Collected data entries:
========

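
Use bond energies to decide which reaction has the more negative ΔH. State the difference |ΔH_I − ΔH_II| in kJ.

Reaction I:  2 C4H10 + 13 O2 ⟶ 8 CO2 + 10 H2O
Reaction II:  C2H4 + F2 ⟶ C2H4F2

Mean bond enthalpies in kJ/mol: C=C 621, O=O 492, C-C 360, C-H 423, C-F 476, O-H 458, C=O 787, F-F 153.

Reaction I:
  Bonds broken (reactants):
    C-C: 6 × 360 = 2160
    C-H: 20 × 423 = 8460
    O=O: 13 × 492 = 6396
    Σ(broken) = 17016 kJ
  Bonds formed (products):
    C=O: 16 × 787 = 12592
    O-H: 20 × 458 = 9160
    Σ(formed) = 21752 kJ
  ΔH_I = 17016 − 21752 = −4736 kJ
Reaction II:
  Bonds broken (reactants):
    C-H: 4 × 423 = 1692
    C=C: 1 × 621 = 621
    F-F: 1 × 153 = 153
    Σ(broken) = 2466 kJ
  Bonds formed (products):
    C-C: 1 × 360 = 360
    C-F: 2 × 476 = 952
    C-H: 4 × 423 = 1692
    Σ(formed) = 3004 kJ
  ΔH_II = 2466 − 3004 = −538 kJ
ΔH_I − ΔH_II = −4198 kJ, so reaction I has the more negative ΔH; |ΔH_I − ΔH_II| = 4198 kJ.

Reaction I, by 4198 kJ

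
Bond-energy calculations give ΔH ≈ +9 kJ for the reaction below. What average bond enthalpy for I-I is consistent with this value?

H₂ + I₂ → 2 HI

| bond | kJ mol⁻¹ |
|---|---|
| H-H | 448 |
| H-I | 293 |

D(I-I) ≈ 147 kJ/mol

Let D be the I-I bond energy.
Σ(broken) = 1×448 + 1×D = 448 + D
Σ(formed) = 2×293 = 586
ΔH = Σ(broken) − Σ(formed) = (448 + D) − (586) = −138 + D
Setting this equal to +9 kJ gives D = 147 kJ/mol.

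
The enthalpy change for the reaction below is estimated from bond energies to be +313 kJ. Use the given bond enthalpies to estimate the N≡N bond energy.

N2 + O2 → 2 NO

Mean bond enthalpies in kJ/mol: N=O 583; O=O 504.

D(N≡N) ≈ 975 kJ/mol

Let D be the N≡N bond energy.
Σ(broken) = 1×D + 1×504 = 504 + D
Σ(formed) = 2×583 = 1166
ΔH = Σ(broken) − Σ(formed) = (504 + D) − (1166) = −662 + D
Setting this equal to +313 kJ gives D = 975 kJ/mol.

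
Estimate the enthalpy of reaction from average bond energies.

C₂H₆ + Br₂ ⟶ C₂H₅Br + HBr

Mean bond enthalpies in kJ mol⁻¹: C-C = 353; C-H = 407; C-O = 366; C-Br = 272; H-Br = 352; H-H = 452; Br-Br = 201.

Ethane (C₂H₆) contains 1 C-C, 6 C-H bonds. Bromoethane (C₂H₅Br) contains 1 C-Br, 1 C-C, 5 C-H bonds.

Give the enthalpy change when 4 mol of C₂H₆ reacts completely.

ΔH = −64 kJ

Bonds broken (reactants):
  Br-Br: 1 × 201 = 201
  C-C: 1 × 353 = 353
  C-H: 6 × 407 = 2442
  Σ(broken) = 2996 kJ
Bonds formed (products):
  C-Br: 1 × 272 = 272
  C-C: 1 × 353 = 353
  C-H: 5 × 407 = 2035
  H-Br: 1 × 352 = 352
  Σ(formed) = 3012 kJ
ΔH = Σ(broken) − Σ(formed) = 2996 − 3012 = −16 kJ
For 4× the reaction as written: 4 × (−16) = −64 kJ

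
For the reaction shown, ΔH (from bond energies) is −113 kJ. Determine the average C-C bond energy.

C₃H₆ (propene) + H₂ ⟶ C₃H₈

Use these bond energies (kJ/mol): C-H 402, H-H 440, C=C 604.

Let D be the C-C bond energy.
Σ(broken) = 1×D + 6×402 + 1×604 + 1×440 = 3456 + D
Σ(formed) = 2×D + 8×402 = 3216 + 2D
ΔH = Σ(broken) − Σ(formed) = (3456 + D) − (3216 + 2D) = +240 − D
Setting this equal to −113 kJ gives D = 353 kJ/mol.

D(C-C) ≈ 353 kJ/mol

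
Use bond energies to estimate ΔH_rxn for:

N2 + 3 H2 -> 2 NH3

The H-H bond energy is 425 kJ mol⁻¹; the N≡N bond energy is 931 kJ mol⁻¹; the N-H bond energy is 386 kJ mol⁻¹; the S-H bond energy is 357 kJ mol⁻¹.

ΔH ≈ −110 kJ

Bonds broken (reactants):
  H-H: 3 × 425 = 1275
  N≡N: 1 × 931 = 931
  Σ(broken) = 2206 kJ
Bonds formed (products):
  N-H: 6 × 386 = 2316
  Σ(formed) = 2316 kJ
ΔH = Σ(broken) − Σ(formed) = 2206 − 2316 = −110 kJ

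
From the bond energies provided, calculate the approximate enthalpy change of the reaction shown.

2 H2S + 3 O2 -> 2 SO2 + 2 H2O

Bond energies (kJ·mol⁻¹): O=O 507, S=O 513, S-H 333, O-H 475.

ΔH ≈ −1099 kJ

Bonds broken (reactants):
  O=O: 3 × 507 = 1521
  S-H: 4 × 333 = 1332
  Σ(broken) = 2853 kJ
Bonds formed (products):
  O-H: 4 × 475 = 1900
  S=O: 4 × 513 = 2052
  Σ(formed) = 3952 kJ
ΔH = Σ(broken) − Σ(formed) = 2853 − 3952 = −1099 kJ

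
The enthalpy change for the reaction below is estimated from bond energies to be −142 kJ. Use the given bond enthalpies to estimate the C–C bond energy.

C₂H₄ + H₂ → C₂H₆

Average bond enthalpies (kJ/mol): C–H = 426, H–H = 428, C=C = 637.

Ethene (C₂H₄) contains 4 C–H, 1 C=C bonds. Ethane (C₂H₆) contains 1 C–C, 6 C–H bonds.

D(C–C) ≈ 355 kJ/mol

Let D be the C–C bond energy.
Σ(broken) = 4×426 + 1×637 + 1×428 = 2769
Σ(formed) = 1×D + 6×426 = 2556 + D
ΔH = Σ(broken) − Σ(formed) = (2769) − (2556 + D) = +213 − D
Setting this equal to −142 kJ gives D = 355 kJ/mol.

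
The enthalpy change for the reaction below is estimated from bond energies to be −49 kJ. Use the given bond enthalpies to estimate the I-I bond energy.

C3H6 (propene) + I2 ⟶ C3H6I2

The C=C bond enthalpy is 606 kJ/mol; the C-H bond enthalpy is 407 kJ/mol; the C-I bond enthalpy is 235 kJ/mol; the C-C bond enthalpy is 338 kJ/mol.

Let D be the I-I bond energy.
Σ(broken) = 1×338 + 6×407 + 1×606 + 1×D = 3386 + D
Σ(formed) = 2×338 + 6×407 + 2×235 = 3588
ΔH = Σ(broken) − Σ(formed) = (3386 + D) − (3588) = −202 + D
Setting this equal to −49 kJ gives D = 153 kJ/mol.

D(I-I) ≈ 153 kJ/mol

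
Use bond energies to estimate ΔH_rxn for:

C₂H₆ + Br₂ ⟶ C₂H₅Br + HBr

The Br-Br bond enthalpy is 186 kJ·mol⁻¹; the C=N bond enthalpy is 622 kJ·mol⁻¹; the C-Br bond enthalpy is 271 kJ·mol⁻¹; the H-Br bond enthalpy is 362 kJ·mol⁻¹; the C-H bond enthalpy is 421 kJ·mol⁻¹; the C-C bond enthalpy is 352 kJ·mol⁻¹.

Bonds broken (reactants):
  Br-Br: 1 × 186 = 186
  C-C: 1 × 352 = 352
  C-H: 6 × 421 = 2526
  Σ(broken) = 3064 kJ
Bonds formed (products):
  C-Br: 1 × 271 = 271
  C-C: 1 × 352 = 352
  C-H: 5 × 421 = 2105
  H-Br: 1 × 362 = 362
  Σ(formed) = 3090 kJ
ΔH = Σ(broken) − Σ(formed) = 3064 − 3090 = −26 kJ

ΔH ≈ −26 kJ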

========

What you should do: Read the entries and select each line where the word "given" is found.

Solution for this problem:
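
The enthalpy change for the reaction below is estimated from bond energies to be +313 kJ. Use the given bond enthalpies to estimate the N≡N bond energy.
The enthalpy change for the reaction below is estimated from bond energies to be −142 kJ. Use the given bond enthalpies to estimate the C–C bond energy.
The enthalpy change for the reaction below is estimated from bond energies to be −49 kJ. Use the given bond enthalpies to estimate the I-I bond energy.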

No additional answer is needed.